== Dataset content ==
★ ★ ★ ★ ★ ★ ★
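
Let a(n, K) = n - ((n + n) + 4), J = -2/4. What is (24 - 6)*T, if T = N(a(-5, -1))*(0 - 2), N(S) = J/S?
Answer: 18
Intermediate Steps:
J = -½ (J = -2*¼ = -½ ≈ -0.50000)
a(n, K) = -4 - n (a(n, K) = n - (2*n + 4) = n - (4 + 2*n) = n + (-4 - 2*n) = -4 - n)
N(S) = -1/(2*S)
T = 1 (T = (-1/(2*(-4 - 1*(-5))))*(0 - 2) = -1/(2*(-4 + 5))*(-2) = -½/1*(-2) = -½*1*(-2) = -½*(-2) = 1)
(24 - 6)*T = (24 - 6)*1 = 18*1 = 18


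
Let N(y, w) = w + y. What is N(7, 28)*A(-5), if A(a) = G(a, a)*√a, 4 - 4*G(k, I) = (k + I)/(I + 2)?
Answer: 35*I*√5/6 ≈ 13.044*I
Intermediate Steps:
G(k, I) = 1 - (I + k)/(4*(2 + I)) (G(k, I) = 1 - (k + I)/(4*(I + 2)) = 1 - (I + k)/(4*(2 + I)))
A(a) = √a*(8 + 2*a)/(4*(2 + a)) (A(a) = ((8 - a + 3*a)/(4*(2 + a)))*√a = ((8 + 2*a)/(4*(2 + a)))*√a = √a*(8 + 2*a)/(4*(2 + a)))
N(7, 28)*A(-5) = (28 + 7)*(√(-5)*(4 - 5)/(2*(2 - 5))) = 35*((½)*(I*√5)*(-1)/(-3)) = 35*((½)*(I*√5)*(-⅓)*(-1)) = 35*(I*√5/6) = 35*I*√5/6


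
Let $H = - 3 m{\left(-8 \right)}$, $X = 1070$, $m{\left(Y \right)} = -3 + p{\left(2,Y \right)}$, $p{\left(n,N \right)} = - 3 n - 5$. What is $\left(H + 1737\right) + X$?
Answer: $2849$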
★ ★ ★ ★ ★ ★ ★
Repeat back all entries verbatim.

== Solution to this exercise ==
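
Let a(n, K) = n - ((n + n) + 4), J = -2/4. What is (24 - 6)*T, if T = N(a(-5, -1))*(0 - 2), N(S) = J/S?
Answer: 18
Intermediate Steps:
J = -½ (J = -2*¼ = -½ ≈ -0.50000)
a(n, K) = -4 - n (a(n, K) = n - (2*n + 4) = n - (4 + 2*n) = n + (-4 - 2*n) = -4 - n)
N(S) = -1/(2*S)
T = 1 (T = (-1/(2*(-4 - 1*(-5))))*(0 - 2) = -1/(2*(-4 + 5))*(-2) = -½/1*(-2) = -½*1*(-2) = -½*(-2) = 1)
(24 - 6)*T = (24 - 6)*1 = 18*1 = 18


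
Let N(y, w) = w + y. What is N(7, 28)*A(-5), if A(a) = G(a, a)*√a, 4 - 4*G(k, I) = (k + I)/(I + 2)?
Answer: 35*I*√5/6 ≈ 13.044*I
Intermediate Steps:
G(k, I) = 1 - (I + k)/(4*(2 + I)) (G(k, I) = 1 - (k + I)/(4*(I + 2)) = 1 - (I + k)/(4*(2 + I)))
A(a) = √a*(8 + 2*a)/(4*(2 + a)) (A(a) = ((8 - a + 3*a)/(4*(2 + a)))*√a = ((8 + 2*a)/(4*(2 + a)))*√a = √a*(8 + 2*a)/(4*(2 + a)))
N(7, 28)*A(-5) = (28 + 7)*(√(-5)*(4 - 5)/(2*(2 - 5))) = 35*((½)*(I*√5)*(-1)/(-3)) = 35*((½)*(I*√5)*(-⅓)*(-1)) = 35*(I*√5/6) = 35*I*√5/6


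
Let $H = - 3 m{\left(-8 \right)}$, $X = 1070$, $m{\left(Y \right)} = -3 + p{\left(2,Y \right)}$, $p{\left(n,N \right)} = - 3 n - 5$. What is $\left(H + 1737\right) + X$?
Answer: $2849$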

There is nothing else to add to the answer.